§ **Assignment**
Repeat the entries below exactly. Begin with the first line and end with the line that contains "Entry format: bit".

§ **Supplied records**
== == ==
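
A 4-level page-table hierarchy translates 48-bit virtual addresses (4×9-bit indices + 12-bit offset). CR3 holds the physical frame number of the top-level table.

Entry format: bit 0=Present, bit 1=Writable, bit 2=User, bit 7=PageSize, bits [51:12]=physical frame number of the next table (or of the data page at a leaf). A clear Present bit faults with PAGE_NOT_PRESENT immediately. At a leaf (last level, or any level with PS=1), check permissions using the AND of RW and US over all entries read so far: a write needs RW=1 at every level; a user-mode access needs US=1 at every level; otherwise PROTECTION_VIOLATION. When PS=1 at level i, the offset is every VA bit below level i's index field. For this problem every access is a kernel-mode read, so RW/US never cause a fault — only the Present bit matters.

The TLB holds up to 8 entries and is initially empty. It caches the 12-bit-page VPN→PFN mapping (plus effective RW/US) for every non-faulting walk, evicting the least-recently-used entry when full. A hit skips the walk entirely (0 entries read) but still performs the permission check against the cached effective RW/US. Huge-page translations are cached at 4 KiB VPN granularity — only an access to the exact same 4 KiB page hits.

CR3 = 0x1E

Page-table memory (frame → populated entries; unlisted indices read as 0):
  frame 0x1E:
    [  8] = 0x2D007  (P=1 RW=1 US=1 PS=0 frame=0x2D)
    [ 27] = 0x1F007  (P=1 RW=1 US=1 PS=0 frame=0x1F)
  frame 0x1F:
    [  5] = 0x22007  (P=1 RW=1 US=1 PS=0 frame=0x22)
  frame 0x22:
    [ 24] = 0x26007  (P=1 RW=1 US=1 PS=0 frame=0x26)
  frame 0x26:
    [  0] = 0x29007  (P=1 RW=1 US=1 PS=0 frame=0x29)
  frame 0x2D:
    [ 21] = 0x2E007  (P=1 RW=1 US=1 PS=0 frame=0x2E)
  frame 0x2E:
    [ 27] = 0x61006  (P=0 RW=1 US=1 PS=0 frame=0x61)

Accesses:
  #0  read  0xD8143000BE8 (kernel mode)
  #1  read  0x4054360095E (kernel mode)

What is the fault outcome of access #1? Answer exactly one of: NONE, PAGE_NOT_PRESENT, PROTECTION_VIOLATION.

Walk each access:
#0 VA=0xD8143000BE8 (r,kernel):
  L0: frame=0x1E idx=27 entry=0x1F007 [P=1 RW=1 US=1 PS=0]
  L1: frame=0x1F idx=5 entry=0x22007 [P=1 RW=1 US=1 PS=0]
  L2: frame=0x22 idx=24 entry=0x26007 [P=1 RW=1 US=1 PS=0]
  L3: frame=0x26 idx=0 entry=0x29007 [P=1 RW=1 US=1 PS=0]
  ✓ 0x29BE8  — 4 lookups
#1 VA=0x4054360095E (r,kernel):
  L0: frame=0x1E idx=8 entry=0x2D007 [P=1 RW=1 US=1 PS=0]
  L1: frame=0x2D idx=21 entry=0x2E007 [P=1 RW=1 US=1 PS=0]
  L2: frame=0x2E idx=27 entry=0x61006 [P=0 RW=1 US=1 PS=0]
  ⇒ fault: PAGE_NOT_PRESENT  — 3 lookups

Access #1 fault: PAGE_NOT_PRESENT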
== == ==
§ **The completed task**
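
A 4-level page-table hierarchy translates 48-bit virtual addresses (4×9-bit indices + 12-bit offset). CR3 holds the physical frame number of the top-level table.

Entry format: bit 0=Present, bit 1=Writable, bit 2=User, bit 7=PageSize, bits [51:12]=physical frame number of the next table (or of the data page at a leaf). A clear Present bit faults with PAGE_NOT_PRESENT immediately. At a leaf (last level, or any level with PS=1), check permissions using the AND of RW and US over all entries read so far: a write needs RW=1 at every level; a user-mode access needs US=1 at every level; otherwise PROTECTION_VIOLATION. When PS=1 at level i, the offset is every VA bit below level i's index field. For this problem every access is a kernel-mode read, so RW/US never cause a fault — only the Present bit matters.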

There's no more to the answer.